» **Required action**: Would it be possible to quote, exactly and in full, the lines from the one with "In triangle A_1A_2A_3" through the end of the entries below?

» **Data**:
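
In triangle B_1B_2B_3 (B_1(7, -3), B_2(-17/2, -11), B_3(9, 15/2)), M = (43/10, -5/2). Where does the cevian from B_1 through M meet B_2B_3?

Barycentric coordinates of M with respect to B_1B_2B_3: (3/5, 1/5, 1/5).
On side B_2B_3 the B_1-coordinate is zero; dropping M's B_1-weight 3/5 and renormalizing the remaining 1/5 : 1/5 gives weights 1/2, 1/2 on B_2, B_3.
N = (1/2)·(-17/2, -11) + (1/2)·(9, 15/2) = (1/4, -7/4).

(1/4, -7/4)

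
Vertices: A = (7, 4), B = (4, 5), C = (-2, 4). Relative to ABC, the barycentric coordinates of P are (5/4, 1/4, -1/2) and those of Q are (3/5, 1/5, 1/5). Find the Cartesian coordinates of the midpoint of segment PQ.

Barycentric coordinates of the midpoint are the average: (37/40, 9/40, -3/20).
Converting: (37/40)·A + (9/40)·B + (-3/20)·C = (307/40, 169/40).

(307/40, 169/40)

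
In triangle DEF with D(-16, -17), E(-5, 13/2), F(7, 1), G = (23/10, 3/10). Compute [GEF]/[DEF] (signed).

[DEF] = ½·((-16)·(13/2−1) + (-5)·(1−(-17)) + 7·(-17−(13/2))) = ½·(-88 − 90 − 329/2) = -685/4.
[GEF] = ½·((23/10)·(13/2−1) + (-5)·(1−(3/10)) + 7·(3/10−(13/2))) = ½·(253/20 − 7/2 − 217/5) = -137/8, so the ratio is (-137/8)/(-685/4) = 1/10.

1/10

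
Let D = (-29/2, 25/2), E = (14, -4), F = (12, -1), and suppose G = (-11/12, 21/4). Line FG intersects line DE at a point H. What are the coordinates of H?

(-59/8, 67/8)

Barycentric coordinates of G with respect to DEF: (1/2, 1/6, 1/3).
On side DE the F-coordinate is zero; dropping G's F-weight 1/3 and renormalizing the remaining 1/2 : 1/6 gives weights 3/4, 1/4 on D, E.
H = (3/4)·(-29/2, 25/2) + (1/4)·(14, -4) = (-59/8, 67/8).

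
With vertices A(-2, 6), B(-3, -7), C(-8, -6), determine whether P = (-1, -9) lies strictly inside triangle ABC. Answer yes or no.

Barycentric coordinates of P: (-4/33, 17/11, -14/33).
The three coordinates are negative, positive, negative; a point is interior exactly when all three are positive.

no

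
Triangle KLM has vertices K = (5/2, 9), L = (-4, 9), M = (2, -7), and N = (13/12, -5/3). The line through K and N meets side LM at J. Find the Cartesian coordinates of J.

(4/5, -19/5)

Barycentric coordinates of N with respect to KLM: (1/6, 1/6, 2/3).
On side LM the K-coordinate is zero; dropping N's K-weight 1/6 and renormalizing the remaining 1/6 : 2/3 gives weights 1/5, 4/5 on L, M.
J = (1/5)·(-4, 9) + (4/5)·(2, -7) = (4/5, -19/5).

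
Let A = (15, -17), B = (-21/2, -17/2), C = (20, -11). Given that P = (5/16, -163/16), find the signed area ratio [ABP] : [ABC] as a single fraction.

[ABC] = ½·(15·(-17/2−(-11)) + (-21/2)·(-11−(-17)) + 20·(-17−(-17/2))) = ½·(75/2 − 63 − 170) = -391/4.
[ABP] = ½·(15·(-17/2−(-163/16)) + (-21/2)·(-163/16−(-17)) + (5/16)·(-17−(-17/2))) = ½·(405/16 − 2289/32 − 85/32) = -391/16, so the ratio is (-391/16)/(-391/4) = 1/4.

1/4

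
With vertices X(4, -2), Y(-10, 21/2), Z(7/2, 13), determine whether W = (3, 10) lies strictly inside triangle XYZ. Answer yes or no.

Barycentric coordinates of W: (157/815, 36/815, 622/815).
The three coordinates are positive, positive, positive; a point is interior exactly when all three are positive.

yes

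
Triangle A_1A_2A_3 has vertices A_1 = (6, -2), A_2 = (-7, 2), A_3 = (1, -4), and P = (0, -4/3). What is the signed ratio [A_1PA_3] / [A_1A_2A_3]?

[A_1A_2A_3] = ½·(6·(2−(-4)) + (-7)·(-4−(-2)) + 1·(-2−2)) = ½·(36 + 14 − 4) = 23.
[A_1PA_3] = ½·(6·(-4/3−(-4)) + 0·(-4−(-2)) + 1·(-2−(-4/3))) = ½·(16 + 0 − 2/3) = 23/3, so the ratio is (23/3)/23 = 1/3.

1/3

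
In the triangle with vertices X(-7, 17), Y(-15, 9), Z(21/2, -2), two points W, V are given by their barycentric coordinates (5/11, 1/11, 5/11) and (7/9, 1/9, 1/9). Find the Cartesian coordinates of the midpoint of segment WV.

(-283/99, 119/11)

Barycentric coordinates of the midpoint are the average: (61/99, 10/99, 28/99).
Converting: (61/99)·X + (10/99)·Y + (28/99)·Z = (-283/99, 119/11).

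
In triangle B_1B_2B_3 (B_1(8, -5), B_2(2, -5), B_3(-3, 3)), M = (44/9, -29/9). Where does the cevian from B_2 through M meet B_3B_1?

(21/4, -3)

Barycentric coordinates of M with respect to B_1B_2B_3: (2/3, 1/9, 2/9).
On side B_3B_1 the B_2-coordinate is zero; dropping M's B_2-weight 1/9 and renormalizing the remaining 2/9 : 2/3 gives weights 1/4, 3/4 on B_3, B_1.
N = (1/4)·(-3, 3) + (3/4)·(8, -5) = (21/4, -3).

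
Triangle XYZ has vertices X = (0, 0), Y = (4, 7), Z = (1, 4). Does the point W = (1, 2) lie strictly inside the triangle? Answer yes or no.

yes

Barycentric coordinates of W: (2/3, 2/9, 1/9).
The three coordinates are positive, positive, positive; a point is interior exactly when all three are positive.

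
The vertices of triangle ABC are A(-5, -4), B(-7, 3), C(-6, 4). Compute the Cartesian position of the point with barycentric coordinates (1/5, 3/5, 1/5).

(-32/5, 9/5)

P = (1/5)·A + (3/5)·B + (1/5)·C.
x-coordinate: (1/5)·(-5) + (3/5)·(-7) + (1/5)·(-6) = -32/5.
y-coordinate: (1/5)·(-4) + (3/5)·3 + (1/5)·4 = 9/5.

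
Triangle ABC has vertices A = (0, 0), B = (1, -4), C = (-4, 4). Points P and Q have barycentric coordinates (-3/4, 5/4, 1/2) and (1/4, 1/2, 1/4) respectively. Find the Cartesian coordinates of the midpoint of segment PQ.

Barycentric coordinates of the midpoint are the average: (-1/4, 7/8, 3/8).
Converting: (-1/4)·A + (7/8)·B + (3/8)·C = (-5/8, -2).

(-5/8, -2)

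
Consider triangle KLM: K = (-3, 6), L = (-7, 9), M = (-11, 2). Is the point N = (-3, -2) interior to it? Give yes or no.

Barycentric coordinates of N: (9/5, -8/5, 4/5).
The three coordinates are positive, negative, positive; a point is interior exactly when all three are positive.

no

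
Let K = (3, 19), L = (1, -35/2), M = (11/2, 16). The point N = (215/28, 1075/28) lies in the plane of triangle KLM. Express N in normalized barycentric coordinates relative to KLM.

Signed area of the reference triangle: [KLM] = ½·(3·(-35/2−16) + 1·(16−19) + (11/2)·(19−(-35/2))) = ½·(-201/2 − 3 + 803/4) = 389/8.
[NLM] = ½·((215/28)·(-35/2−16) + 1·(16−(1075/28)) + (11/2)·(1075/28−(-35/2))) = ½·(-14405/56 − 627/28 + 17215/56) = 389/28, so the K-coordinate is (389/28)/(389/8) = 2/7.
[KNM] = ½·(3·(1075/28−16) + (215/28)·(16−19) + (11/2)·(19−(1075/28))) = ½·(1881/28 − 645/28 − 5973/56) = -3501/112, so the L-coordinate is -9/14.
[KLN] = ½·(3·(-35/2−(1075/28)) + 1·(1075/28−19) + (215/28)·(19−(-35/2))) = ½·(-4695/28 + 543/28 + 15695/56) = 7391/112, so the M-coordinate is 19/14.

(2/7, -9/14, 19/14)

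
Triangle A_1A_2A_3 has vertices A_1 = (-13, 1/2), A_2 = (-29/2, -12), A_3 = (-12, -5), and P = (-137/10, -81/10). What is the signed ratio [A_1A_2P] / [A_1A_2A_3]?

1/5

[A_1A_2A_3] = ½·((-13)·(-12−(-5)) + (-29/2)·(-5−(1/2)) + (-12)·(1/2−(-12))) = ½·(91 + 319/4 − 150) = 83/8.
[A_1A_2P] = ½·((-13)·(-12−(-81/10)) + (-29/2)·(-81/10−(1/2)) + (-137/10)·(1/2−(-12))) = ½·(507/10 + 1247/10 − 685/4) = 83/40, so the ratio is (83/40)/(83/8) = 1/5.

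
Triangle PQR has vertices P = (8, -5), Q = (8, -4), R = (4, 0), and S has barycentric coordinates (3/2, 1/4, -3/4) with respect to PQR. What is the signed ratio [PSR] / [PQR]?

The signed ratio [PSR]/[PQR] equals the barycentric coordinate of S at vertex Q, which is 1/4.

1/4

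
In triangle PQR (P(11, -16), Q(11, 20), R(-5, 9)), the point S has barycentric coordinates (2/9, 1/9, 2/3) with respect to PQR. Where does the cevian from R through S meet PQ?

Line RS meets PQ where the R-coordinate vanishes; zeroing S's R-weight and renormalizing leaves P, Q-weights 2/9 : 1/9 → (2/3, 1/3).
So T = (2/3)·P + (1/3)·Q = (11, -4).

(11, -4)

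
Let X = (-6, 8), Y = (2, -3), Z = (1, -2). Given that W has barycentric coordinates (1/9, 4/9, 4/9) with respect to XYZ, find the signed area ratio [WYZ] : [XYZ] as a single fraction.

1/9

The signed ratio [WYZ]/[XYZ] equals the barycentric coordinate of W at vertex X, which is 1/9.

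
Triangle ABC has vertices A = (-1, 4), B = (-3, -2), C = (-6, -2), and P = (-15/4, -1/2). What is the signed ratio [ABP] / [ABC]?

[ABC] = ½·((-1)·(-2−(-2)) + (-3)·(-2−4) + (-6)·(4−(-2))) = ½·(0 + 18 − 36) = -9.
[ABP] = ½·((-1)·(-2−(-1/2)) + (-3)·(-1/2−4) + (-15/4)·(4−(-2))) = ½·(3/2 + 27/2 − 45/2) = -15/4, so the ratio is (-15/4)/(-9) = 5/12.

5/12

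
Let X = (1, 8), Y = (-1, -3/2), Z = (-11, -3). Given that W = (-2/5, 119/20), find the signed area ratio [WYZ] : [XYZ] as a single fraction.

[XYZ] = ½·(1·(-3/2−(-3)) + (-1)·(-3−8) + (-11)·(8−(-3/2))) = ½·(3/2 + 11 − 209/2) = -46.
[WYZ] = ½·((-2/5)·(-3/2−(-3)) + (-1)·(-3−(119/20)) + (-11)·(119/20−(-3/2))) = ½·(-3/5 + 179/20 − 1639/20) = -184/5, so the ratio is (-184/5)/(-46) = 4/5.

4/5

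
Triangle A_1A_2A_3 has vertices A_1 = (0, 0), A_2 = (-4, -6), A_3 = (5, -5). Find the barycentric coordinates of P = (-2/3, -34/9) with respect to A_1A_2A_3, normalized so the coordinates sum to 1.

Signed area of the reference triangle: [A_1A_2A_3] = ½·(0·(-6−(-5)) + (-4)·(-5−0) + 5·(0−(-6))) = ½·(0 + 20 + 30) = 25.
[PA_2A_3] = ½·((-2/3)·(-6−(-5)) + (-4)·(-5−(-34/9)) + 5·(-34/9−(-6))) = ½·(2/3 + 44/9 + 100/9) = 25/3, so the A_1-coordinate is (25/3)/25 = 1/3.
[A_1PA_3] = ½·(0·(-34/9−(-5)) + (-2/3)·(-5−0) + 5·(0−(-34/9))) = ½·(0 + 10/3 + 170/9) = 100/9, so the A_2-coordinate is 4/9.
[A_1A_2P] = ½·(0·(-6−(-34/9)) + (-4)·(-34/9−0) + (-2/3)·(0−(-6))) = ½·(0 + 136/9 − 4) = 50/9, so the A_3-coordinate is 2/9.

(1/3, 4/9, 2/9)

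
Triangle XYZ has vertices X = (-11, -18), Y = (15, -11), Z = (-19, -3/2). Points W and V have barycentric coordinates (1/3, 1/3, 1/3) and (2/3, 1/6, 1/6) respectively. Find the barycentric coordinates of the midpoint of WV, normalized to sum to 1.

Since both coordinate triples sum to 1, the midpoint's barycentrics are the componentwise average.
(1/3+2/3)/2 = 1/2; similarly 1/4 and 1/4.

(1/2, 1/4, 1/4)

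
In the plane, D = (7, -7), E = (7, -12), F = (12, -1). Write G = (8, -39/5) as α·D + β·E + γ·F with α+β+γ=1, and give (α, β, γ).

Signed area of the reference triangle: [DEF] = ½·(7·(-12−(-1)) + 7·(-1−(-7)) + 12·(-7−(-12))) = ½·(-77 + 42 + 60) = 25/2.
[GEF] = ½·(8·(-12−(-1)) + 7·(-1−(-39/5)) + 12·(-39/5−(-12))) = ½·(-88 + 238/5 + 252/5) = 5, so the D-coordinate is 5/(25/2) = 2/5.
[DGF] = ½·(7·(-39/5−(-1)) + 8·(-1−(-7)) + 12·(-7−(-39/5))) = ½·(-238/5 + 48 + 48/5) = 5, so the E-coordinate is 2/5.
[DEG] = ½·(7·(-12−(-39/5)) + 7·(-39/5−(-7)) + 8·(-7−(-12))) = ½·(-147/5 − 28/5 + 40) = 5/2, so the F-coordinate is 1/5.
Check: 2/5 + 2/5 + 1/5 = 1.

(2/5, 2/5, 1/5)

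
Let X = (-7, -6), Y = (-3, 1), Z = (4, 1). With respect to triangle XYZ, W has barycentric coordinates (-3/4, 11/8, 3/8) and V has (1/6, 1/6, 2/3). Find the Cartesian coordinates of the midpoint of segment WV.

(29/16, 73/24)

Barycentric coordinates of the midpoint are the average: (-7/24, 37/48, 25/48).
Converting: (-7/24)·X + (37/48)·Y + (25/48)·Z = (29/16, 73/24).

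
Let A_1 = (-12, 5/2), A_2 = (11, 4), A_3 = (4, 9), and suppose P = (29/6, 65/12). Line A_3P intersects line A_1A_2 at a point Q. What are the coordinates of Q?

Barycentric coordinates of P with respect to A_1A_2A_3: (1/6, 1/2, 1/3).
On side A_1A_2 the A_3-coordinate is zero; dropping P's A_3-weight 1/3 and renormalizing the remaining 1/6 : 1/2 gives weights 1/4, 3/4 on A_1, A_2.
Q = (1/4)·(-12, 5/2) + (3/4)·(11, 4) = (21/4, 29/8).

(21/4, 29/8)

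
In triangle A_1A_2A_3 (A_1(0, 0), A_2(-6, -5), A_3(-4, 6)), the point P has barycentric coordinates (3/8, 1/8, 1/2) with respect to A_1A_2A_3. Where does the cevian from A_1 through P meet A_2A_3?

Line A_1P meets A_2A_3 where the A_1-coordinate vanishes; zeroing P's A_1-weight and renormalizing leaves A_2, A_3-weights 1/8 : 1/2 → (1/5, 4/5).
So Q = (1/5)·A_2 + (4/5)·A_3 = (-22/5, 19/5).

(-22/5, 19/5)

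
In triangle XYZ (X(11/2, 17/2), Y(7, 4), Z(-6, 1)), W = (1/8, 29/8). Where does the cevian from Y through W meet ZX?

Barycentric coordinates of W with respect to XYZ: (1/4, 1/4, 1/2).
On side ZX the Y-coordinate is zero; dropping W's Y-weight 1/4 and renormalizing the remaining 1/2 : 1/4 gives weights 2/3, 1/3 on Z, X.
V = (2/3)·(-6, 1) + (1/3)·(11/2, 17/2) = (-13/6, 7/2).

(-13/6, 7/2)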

» **Result below**:
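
In triangle A_1A_2A_3 (A_1(0, 0), A_2(-6, -5), A_3(-4, 6)), the point P has barycentric coordinates (3/8, 1/8, 1/2) with respect to A_1A_2A_3. Where does the cevian from A_1 through P meet A_2A_3?

Line A_1P meets A_2A_3 where the A_1-coordinate vanishes; zeroing P's A_1-weight and renormalizing leaves A_2, A_3-weights 1/8 : 1/2 → (1/5, 4/5).
So Q = (1/5)·A_2 + (4/5)·A_3 = (-22/5, 19/5).

(-22/5, 19/5)

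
In triangle XYZ (X(11/2, 17/2), Y(7, 4), Z(-6, 1)), W = (1/8, 29/8). Where does the cevian from Y through W meet ZX?

Barycentric coordinates of W with respect to XYZ: (1/4, 1/4, 1/2).
On side ZX the Y-coordinate is zero; dropping W's Y-weight 1/4 and renormalizing the remaining 1/2 : 1/4 gives weights 2/3, 1/3 on Z, X.
V = (2/3)·(-6, 1) + (1/3)·(11/2, 17/2) = (-13/6, 7/2).

(-13/6, 7/2)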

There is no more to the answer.